Your goal:
Produce an exact copy of the lines from the line containing "Answer: -2025072/4889 - 885969*√105/4889" through the last line of the entries below, and only those lines.

** Provided data follows **

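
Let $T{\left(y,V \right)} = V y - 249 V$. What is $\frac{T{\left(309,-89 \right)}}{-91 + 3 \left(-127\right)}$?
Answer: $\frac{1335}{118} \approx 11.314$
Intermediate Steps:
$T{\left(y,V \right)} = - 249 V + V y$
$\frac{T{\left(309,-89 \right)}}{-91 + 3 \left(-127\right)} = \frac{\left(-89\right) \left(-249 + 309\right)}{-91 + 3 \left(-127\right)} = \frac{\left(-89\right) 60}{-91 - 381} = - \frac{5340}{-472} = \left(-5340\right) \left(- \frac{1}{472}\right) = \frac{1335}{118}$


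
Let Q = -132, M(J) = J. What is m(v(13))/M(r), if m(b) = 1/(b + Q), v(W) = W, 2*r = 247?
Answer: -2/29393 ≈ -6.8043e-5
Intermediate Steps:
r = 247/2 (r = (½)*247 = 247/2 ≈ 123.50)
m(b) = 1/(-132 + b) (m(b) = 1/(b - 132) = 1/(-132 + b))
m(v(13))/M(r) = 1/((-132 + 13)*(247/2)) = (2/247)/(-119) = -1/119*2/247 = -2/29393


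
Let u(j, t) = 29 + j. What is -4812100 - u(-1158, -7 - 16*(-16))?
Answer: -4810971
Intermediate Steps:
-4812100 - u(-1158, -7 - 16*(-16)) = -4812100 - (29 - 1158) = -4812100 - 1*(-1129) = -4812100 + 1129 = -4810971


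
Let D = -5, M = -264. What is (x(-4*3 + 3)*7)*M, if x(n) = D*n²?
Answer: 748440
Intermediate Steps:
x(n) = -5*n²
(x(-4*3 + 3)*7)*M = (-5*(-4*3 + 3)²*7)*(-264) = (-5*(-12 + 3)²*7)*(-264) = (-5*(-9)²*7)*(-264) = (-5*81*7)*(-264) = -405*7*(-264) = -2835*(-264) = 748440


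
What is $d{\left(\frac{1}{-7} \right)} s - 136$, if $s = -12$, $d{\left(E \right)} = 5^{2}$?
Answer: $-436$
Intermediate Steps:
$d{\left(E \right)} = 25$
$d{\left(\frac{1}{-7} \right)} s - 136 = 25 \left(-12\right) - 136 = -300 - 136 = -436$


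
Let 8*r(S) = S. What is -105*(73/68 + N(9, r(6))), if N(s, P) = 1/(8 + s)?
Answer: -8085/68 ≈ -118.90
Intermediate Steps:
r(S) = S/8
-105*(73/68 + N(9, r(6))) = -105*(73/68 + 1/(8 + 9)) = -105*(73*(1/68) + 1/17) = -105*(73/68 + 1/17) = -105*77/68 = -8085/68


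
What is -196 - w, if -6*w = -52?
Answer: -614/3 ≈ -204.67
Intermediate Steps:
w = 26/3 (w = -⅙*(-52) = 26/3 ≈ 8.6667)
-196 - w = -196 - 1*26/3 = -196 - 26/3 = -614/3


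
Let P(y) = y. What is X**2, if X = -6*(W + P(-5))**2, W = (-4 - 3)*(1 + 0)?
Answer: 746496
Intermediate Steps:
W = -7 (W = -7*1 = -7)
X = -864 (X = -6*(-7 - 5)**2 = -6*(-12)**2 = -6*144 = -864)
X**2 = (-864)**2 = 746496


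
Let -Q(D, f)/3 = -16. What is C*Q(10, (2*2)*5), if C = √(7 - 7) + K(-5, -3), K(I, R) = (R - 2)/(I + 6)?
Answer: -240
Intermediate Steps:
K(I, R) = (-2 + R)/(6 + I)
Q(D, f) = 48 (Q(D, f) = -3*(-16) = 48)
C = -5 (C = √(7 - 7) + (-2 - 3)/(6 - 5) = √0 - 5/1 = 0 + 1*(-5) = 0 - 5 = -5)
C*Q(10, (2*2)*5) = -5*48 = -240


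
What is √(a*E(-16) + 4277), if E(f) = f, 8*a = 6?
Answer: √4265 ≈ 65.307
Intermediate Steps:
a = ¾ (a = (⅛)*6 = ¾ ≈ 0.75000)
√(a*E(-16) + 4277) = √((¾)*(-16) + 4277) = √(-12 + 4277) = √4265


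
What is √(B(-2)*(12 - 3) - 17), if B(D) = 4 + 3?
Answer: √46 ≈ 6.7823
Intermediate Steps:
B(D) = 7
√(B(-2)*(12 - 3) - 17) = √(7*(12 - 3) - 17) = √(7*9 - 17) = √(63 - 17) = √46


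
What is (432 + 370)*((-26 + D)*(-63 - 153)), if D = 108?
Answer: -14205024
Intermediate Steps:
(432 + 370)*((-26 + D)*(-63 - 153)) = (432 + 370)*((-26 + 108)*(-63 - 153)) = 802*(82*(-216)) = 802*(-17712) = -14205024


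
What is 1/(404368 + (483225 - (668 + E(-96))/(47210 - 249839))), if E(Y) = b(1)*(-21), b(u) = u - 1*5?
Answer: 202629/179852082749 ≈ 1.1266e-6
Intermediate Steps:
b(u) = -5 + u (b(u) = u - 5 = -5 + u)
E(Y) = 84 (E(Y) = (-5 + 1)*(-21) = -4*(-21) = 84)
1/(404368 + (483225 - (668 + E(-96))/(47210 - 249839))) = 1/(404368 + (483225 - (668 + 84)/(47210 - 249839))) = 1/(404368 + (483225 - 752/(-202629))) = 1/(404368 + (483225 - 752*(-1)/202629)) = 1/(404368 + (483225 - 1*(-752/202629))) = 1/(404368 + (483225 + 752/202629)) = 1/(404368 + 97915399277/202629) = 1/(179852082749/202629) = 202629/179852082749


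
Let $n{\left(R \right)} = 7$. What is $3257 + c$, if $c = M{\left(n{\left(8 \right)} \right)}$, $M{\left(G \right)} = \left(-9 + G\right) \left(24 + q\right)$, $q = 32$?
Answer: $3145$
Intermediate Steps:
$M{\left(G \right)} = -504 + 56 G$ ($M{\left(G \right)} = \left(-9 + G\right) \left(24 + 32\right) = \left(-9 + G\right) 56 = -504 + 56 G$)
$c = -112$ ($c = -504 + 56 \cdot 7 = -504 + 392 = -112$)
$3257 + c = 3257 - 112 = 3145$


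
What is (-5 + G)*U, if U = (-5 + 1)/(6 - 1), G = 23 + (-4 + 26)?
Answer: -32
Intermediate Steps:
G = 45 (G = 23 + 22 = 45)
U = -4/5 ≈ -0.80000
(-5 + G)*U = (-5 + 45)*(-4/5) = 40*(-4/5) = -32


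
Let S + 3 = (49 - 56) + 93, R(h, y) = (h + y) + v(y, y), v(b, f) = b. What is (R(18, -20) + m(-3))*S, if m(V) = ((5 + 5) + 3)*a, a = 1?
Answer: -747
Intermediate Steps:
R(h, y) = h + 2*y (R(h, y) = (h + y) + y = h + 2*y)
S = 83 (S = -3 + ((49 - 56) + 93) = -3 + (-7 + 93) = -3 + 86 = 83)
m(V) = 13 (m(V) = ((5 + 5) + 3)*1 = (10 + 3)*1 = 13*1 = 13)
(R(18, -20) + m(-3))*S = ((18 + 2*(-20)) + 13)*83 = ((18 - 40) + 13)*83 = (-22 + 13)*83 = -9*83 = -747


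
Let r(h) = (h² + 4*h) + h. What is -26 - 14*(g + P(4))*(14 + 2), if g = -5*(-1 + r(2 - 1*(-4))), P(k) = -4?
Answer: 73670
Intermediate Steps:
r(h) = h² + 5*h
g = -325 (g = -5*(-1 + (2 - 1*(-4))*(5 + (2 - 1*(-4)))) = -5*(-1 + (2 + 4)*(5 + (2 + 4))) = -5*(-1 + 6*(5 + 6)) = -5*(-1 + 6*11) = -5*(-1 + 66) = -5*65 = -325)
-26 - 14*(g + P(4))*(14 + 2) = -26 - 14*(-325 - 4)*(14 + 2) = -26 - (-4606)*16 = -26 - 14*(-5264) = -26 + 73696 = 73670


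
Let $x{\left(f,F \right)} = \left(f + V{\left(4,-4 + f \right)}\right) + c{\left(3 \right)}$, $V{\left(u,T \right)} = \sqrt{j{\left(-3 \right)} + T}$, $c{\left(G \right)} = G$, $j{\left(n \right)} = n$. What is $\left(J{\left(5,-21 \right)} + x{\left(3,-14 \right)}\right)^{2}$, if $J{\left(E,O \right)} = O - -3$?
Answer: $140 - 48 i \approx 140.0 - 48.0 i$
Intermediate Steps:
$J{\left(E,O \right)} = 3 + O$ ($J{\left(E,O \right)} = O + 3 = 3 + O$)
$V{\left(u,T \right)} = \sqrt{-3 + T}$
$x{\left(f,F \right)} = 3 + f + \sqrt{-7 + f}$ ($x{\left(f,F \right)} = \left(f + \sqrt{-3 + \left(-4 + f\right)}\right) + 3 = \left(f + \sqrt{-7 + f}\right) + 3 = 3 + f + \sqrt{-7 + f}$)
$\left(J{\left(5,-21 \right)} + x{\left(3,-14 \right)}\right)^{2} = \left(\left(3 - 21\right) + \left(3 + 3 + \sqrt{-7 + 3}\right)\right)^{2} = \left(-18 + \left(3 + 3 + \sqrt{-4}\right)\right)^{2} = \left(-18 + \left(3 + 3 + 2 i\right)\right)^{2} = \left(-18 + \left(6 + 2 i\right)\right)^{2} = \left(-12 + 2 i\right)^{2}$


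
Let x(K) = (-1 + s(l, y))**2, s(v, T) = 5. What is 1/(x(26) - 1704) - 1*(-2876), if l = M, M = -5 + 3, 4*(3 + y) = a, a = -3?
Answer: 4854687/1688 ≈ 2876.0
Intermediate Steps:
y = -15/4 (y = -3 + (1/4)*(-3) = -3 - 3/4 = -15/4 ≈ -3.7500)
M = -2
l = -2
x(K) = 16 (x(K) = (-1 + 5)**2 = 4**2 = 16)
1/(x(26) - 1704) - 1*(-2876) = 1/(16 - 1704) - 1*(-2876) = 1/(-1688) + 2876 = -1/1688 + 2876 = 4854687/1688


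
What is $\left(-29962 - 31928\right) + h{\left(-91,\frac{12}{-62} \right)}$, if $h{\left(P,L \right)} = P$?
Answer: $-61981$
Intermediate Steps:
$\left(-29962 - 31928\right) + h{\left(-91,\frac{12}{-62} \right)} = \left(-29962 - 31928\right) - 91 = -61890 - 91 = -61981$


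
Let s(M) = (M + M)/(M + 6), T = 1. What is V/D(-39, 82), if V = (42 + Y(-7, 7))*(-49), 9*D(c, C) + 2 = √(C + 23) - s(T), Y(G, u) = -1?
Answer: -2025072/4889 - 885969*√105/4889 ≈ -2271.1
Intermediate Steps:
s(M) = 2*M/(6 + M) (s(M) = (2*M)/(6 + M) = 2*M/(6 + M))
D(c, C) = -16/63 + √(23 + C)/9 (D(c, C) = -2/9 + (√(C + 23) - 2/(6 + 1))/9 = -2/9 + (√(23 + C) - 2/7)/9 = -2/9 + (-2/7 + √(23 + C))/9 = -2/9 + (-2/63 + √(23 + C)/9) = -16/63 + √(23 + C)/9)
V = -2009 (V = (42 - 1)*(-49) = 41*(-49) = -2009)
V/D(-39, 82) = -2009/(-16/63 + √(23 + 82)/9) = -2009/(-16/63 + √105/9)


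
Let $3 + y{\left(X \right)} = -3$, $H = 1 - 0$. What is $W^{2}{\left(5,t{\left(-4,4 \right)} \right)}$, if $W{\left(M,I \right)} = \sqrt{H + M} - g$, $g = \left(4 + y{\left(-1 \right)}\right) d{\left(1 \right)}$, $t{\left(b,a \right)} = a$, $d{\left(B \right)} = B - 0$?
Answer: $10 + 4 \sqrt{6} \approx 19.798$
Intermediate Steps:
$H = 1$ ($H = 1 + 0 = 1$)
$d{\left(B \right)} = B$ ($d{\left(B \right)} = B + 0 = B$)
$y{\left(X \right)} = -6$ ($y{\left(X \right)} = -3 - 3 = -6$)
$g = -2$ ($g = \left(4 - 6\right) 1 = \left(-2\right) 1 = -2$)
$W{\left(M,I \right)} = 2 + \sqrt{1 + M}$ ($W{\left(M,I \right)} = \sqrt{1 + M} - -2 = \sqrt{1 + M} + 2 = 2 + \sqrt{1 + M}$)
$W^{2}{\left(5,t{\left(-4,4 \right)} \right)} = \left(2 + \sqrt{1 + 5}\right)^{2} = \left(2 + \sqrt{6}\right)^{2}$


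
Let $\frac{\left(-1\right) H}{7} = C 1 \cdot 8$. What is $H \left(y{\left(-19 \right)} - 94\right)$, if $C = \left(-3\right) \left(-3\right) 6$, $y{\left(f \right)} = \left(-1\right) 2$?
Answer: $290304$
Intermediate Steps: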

** End of Provided data **

Exercise output:
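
Answer: -2025072/4889 - 885969*√105/4889 ≈ -2271.1
Intermediate Steps:
s(M) = 2*M/(6 + M) (s(M) = (2*M)/(6 + M) = 2*M/(6 + M))
D(c, C) = -16/63 + √(23 + C)/9 (D(c, C) = -2/9 + (√(C + 23) - 2/(6 + 1))/9 = -2/9 + (√(23 + C) - 2/7)/9 = -2/9 + (-2/7 + √(23 + C))/9 = -2/9 + (-2/63 + √(23 + C)/9) = -16/63 + √(23 + C)/9)
V = -2009 (V = (42 - 1)*(-49) = 41*(-49) = -2009)
V/D(-39, 82) = -2009/(-16/63 + √(23 + 82)/9) = -2009/(-16/63 + √105/9)


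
Let $3 + y{\left(X \right)} = -3$, $H = 1 - 0$. What is $W^{2}{\left(5,t{\left(-4,4 \right)} \right)}$, if $W{\left(M,I \right)} = \sqrt{H + M} - g$, $g = \left(4 + y{\left(-1 \right)}\right) d{\left(1 \right)}$, $t{\left(b,a \right)} = a$, $d{\left(B \right)} = B - 0$?
Answer: $10 + 4 \sqrt{6} \approx 19.798$
Intermediate Steps:
$H = 1$ ($H = 1 + 0 = 1$)
$d{\left(B \right)} = B$ ($d{\left(B \right)} = B + 0 = B$)
$y{\left(X \right)} = -6$ ($y{\left(X \right)} = -3 - 3 = -6$)
$g = -2$ ($g = \left(4 - 6\right) 1 = \left(-2\right) 1 = -2$)
$W{\left(M,I \right)} = 2 + \sqrt{1 + M}$ ($W{\left(M,I \right)} = \sqrt{1 + M} - -2 = \sqrt{1 + M} + 2 = 2 + \sqrt{1 + M}$)
$W^{2}{\left(5,t{\left(-4,4 \right)} \right)} = \left(2 + \sqrt{1 + 5}\right)^{2} = \left(2 + \sqrt{6}\right)^{2}$


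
Let $\frac{\left(-1\right) H}{7} = C 1 \cdot 8$. What is $H \left(y{\left(-19 \right)} - 94\right)$, if $C = \left(-3\right) \left(-3\right) 6$, $y{\left(f \right)} = \left(-1\right) 2$?
Answer: $290304$
Intermediate Steps: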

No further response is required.